**WORK INSTRUCTIONS**
What is needed here is an exact transcription of the entries that follow.

**Collected data entries**
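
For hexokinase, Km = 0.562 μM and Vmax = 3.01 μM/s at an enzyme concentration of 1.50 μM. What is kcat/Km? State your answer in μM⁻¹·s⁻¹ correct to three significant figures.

3.57 μM⁻¹·s⁻¹

kcat = Vmax/[E]total = 3.01/1.50 = 2.01 s⁻¹.
kcat/Km = 2.01/0.562 = 3.57 μM⁻¹·s⁻¹.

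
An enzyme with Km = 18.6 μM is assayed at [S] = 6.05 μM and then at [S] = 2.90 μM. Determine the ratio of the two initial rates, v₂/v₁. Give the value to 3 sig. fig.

0.550

Since Vmax cancels, v₂/v₁ = [S]₂(Km+[S]₁) / [S]₁(Km+[S]₂).
= 2.90×(18.6+6.05) / (6.05×(18.6+2.90)) = 71.48/130.1 = 0.550.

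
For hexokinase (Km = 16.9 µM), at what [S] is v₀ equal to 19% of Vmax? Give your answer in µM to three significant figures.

v/Vmax = [S]/(Km+[S]) = 0.19, so [S] = Km·0.19/(1 − 0.19) = 16.9 × 0.2346.
[S] = 3.96 µM.

3.96 µM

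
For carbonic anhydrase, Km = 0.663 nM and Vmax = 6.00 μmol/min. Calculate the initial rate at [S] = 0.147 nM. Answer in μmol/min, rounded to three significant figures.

1.09 μmol/min

v = Vmax·[S]/(Km + [S]) = 6.00 × 0.147 / (0.663 + 0.147)
  = 0.8820 / 0.8100 = 1.09 μmol/min.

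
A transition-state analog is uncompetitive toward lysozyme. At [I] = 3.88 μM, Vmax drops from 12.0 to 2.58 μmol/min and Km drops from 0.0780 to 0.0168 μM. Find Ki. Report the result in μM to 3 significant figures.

1.06 μM

Uncompetitive: Vmax,app = Vmax/α (and Km,app = Km/α) with α = 1 + [I]/Ki.
α = Vmax/Vmax,app = 12.0/2.58 = 4.651.
Since α = 1 + [I]/Ki, [I]/Ki = 4.651 − 1 = 3.651 and Ki = 3.88/3.651 = 1.06 μM.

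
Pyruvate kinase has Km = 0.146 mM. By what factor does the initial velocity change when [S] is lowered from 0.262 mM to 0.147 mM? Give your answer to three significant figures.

Since Vmax cancels, v₂/v₁ = [S]₂(Km+[S]₁) / [S]₁(Km+[S]₂).
= 0.147×(0.146+0.262) / (0.262×(0.146+0.147)) = 0.05998/0.07677 = 0.781.

0.781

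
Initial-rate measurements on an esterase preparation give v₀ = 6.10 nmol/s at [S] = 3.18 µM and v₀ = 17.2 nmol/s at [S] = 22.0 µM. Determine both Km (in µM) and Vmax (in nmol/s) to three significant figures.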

**RESULT OF THIS TASK**
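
For hexokinase, Km = 0.562 μM and Vmax = 3.01 μM/s at an enzyme concentration of 1.50 μM. What is kcat/Km? State your answer in μM⁻¹·s⁻¹ correct to three significant figures.

3.57 μM⁻¹·s⁻¹

kcat = Vmax/[E]total = 3.01/1.50 = 2.01 s⁻¹.
kcat/Km = 2.01/0.562 = 3.57 μM⁻¹·s⁻¹.

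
An enzyme with Km = 18.6 μM is assayed at [S] = 6.05 μM and then at [S] = 2.90 μM. Determine the ratio of the two initial rates, v₂/v₁. Give the value to 3 sig. fig.

0.550

Since Vmax cancels, v₂/v₁ = [S]₂(Km+[S]₁) / [S]₁(Km+[S]₂).
= 2.90×(18.6+6.05) / (6.05×(18.6+2.90)) = 71.48/130.1 = 0.550.

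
For hexokinase (Km = 16.9 µM), at what [S] is v₀ equal to 19% of Vmax? Give your answer in µM to three significant figures.

v/Vmax = [S]/(Km+[S]) = 0.19, so [S] = Km·0.19/(1 − 0.19) = 16.9 × 0.2346.
[S] = 3.96 µM.

3.96 µM

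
For carbonic anhydrase, Km = 0.663 nM and Vmax = 6.00 μmol/min. Calculate the initial rate at [S] = 0.147 nM. Answer in μmol/min, rounded to three significant figures.

1.09 μmol/min

v = Vmax·[S]/(Km + [S]) = 6.00 × 0.147 / (0.663 + 0.147)
  = 0.8820 / 0.8100 = 1.09 μmol/min.

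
A transition-state analog is uncompetitive toward lysozyme. At [I] = 3.88 μM, Vmax drops from 12.0 to 2.58 μmol/min and Km drops from 0.0780 to 0.0168 μM. Find Ki. Report the result in μM to 3 significant figures.

1.06 μM

Uncompetitive: Vmax,app = Vmax/α (and Km,app = Km/α) with α = 1 + [I]/Ki.
α = Vmax/Vmax,app = 12.0/2.58 = 4.651.
Since α = 1 + [I]/Ki, [I]/Ki = 4.651 − 1 = 3.651 and Ki = 3.88/3.651 = 1.06 μM.

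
Pyruvate kinase has Km = 0.146 mM. By what factor does the initial velocity change when [S] is lowered from 0.262 mM to 0.147 mM? Give your answer to three significant figures.

Since Vmax cancels, v₂/v₁ = [S]₂(Km+[S]₁) / [S]₁(Km+[S]₂).
= 0.147×(0.146+0.262) / (0.262×(0.146+0.147)) = 0.05998/0.07677 = 0.781.

0.781

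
Initial-rate measurements on an esterase preparation give v₀ = 6.10 nmol/s at [S] = 3.18 µM and v₀ = 17.2 nmol/s at [S] = 22.0 µM. Determine both Km (in µM) and Vmax (in nmol/s) to three significant figures.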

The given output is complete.